*** Opening GIVEN ENTRIES ***

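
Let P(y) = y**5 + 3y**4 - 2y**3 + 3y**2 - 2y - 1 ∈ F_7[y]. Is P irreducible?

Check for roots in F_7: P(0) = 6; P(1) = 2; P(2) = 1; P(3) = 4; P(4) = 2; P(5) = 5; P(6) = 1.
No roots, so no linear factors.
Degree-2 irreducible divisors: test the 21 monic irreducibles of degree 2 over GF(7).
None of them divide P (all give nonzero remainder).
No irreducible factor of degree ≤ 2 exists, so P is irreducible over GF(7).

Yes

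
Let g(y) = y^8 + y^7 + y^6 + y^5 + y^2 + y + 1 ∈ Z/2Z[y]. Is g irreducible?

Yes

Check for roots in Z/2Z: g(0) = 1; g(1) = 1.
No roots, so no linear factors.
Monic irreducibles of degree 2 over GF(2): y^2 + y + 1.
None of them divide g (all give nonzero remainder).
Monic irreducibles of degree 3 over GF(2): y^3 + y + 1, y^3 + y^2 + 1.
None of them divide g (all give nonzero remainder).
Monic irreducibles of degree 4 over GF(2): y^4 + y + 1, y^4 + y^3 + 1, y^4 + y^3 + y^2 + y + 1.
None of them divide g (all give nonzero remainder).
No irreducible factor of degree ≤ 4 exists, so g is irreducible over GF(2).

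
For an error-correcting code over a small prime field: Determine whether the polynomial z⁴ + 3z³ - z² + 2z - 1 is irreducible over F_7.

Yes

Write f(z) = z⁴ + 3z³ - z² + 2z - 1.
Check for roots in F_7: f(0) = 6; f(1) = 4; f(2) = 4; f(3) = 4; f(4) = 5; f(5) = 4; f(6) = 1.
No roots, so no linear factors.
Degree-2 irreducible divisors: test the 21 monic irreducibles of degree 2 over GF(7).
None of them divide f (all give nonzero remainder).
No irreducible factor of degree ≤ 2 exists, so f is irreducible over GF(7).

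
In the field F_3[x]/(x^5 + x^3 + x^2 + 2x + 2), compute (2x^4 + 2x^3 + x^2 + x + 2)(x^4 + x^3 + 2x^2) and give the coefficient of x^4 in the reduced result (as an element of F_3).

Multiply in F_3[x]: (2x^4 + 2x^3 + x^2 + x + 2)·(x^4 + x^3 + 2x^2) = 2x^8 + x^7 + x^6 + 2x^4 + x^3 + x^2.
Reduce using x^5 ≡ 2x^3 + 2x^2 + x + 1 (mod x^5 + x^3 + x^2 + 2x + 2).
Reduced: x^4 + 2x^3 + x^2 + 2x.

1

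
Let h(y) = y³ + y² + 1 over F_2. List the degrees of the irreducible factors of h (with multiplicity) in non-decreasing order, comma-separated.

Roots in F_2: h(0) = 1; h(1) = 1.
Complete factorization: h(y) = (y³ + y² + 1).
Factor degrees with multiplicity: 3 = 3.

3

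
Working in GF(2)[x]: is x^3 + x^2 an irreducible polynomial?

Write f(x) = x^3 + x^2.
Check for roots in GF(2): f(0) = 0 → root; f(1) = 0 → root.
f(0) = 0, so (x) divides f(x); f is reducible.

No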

*** Closing GIVEN ENTRIES ***
*** Opening GIVEN ENTRIES ***

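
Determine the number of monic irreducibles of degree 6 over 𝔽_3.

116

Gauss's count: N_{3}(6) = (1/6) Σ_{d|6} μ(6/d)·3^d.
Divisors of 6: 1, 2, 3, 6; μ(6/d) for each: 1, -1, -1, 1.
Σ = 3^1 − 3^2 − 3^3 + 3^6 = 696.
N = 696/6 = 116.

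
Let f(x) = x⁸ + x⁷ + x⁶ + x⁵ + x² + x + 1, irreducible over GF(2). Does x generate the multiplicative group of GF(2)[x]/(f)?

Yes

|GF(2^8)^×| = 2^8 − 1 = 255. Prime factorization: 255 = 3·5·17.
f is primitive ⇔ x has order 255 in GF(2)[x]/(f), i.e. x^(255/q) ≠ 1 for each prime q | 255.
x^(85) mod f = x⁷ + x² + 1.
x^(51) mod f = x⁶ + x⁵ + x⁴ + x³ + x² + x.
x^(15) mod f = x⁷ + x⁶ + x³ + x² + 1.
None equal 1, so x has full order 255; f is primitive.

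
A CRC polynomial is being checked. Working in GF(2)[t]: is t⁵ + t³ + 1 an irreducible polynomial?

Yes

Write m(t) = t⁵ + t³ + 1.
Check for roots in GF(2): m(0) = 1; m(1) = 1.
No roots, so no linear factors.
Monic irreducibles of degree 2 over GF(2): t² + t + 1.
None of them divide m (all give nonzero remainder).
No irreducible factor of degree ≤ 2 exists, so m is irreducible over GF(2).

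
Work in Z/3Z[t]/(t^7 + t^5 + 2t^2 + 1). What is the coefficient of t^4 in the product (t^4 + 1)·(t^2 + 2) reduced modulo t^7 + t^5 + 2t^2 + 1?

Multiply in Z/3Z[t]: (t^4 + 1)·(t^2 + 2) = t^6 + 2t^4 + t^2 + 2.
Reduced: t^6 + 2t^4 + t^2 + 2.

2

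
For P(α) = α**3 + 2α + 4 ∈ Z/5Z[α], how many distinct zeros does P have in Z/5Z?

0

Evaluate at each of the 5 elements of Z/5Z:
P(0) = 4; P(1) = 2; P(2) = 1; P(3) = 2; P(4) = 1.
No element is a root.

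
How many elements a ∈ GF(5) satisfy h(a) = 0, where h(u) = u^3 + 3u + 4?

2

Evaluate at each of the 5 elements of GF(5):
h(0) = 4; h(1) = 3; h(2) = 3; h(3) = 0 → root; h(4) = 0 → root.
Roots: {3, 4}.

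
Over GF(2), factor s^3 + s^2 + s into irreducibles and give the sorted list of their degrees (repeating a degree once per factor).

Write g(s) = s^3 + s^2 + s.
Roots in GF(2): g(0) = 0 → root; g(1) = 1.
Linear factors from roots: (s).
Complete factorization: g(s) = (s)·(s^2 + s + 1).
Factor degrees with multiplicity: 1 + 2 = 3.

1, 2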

*** Closing GIVEN ENTRIES ***
*** Opening GIVEN ENTRIES ***

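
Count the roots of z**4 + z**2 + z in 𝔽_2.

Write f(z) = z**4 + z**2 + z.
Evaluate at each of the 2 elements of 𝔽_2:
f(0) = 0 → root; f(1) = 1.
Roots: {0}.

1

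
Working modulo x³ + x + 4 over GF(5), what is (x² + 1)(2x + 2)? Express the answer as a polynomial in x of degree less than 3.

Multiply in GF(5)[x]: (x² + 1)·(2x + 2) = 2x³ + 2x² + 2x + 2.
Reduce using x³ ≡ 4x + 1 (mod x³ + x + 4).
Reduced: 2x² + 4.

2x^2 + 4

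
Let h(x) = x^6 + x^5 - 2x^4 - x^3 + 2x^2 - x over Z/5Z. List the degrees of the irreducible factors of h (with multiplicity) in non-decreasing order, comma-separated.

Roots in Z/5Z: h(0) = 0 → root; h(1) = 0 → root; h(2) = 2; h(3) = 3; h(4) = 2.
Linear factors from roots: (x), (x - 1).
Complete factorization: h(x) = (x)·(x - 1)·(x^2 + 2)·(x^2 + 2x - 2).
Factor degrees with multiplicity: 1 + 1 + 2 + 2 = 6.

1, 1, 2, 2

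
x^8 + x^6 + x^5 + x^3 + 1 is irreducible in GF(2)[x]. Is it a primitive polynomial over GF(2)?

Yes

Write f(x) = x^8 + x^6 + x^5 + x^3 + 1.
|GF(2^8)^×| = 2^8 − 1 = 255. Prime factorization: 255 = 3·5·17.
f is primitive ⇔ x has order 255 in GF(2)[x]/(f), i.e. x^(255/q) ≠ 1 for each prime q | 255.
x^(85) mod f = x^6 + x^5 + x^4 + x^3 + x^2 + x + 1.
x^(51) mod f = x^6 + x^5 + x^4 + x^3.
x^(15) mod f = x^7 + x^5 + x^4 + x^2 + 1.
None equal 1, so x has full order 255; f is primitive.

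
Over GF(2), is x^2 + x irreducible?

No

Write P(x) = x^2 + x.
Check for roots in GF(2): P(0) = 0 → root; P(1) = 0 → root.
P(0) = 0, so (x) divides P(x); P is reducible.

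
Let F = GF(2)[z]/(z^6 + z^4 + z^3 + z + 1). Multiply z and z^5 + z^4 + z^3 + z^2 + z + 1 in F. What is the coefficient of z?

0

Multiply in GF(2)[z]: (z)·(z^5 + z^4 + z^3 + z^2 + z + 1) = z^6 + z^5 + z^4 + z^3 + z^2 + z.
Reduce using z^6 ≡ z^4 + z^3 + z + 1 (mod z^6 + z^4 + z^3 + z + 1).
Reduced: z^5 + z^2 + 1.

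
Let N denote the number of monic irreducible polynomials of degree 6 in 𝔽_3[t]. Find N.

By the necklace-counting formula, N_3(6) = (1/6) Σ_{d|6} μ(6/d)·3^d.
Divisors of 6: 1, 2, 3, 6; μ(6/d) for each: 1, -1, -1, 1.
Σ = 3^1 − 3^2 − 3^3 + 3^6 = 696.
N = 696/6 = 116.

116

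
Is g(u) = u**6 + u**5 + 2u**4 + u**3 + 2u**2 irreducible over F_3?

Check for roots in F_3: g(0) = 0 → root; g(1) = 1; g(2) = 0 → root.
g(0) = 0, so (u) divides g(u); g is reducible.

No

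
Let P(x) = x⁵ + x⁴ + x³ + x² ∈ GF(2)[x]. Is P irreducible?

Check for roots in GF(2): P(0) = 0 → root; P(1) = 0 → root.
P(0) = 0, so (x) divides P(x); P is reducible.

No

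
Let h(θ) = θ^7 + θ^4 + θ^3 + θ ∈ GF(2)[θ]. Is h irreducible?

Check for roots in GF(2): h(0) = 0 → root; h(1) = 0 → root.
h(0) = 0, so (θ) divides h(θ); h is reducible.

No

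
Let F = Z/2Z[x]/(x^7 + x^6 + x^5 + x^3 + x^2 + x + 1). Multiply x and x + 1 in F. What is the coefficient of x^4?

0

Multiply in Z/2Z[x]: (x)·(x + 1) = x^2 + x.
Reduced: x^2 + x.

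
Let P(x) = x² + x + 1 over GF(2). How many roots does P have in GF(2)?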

*** Closing GIVEN ENTRIES ***

EXERCISE INSTRUCTIONS:
In the listing above, locate the line containing "Let h(θ) = θ^7" and the line containing "Let P(x) = x²", then transcribe both and every line between them verbatim.

TASK OUTPUT:
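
Let h(θ) = θ^7 + θ^4 + θ^3 + θ ∈ GF(2)[θ]. Is h irreducible?

Check for roots in GF(2): h(0) = 0 → root; h(1) = 0 → root.
h(0) = 0, so (θ) divides h(θ); h is reducible.

No

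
Let F = Z/2Z[x]/(x^7 + x^6 + x^5 + x^3 + x^2 + x + 1). Multiply x and x + 1 in F. What is the coefficient of x^4?

0

Multiply in Z/2Z[x]: (x)·(x + 1) = x^2 + x.
Reduced: x^2 + x.

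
Let P(x) = x² + x + 1 over GF(2). How many roots does P have in GF(2)?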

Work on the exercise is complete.